> [What the exercise asks] Return every line in the entries below where the word "file" shows up.
*** Opening Input data ***
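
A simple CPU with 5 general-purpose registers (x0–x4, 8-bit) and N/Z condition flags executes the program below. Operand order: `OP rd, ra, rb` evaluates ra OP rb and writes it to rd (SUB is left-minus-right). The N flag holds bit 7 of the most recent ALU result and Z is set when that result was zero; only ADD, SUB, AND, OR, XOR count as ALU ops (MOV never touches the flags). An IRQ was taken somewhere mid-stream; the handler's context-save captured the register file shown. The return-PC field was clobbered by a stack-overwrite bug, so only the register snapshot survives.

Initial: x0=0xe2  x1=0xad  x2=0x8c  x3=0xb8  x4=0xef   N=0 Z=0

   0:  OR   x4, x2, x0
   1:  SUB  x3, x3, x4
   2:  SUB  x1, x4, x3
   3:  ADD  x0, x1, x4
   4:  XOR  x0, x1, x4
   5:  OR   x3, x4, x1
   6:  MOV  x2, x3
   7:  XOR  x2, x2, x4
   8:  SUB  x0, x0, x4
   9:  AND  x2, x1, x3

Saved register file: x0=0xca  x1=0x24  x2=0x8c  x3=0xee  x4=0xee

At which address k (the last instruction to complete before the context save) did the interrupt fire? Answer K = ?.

after  0: x0=0xe2 x1=0xad x2=0x8c x3=0xb8 x4=0xee  N=1 Z=0
after  1: x0=0xe2 x1=0xad x2=0x8c x3=0xca x4=0xee  N=1 Z=0
after  2: x0=0xe2 x1=0x24 x2=0x8c x3=0xca x4=0xee  N=0 Z=0
after  3: x0=0x12 x1=0x24 x2=0x8c x3=0xca x4=0xee  N=0 Z=0
after  4: x0=0xca x1=0x24 x2=0x8c x3=0xca x4=0xee  N=1 Z=0
after  5: x0=0xca x1=0x24 x2=0x8c x3=0xee x4=0xee  N=1 Z=0
-- IRQ taken; context saved, return-PC = 6 --

K = 5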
*** Closing Input data ***
> [Output of the exercise]
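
A simple CPU with 5 general-purpose registers (x0–x4, 8-bit) and N/Z condition flags executes the program below. Operand order: `OP rd, ra, rb` evaluates ra OP rb and writes it to rd (SUB is left-minus-right). The N flag holds bit 7 of the most recent ALU result and Z is set when that result was zero; only ADD, SUB, AND, OR, XOR count as ALU ops (MOV never touches the flags). An IRQ was taken somewhere mid-stream; the handler's context-save captured the register file shown. The return-PC field was clobbered by a stack-overwrite bug, so only the register snapshot survives.
Saved register file: x0=0xca  x1=0x24  x2=0x8c  x3=0xee  x4=0xee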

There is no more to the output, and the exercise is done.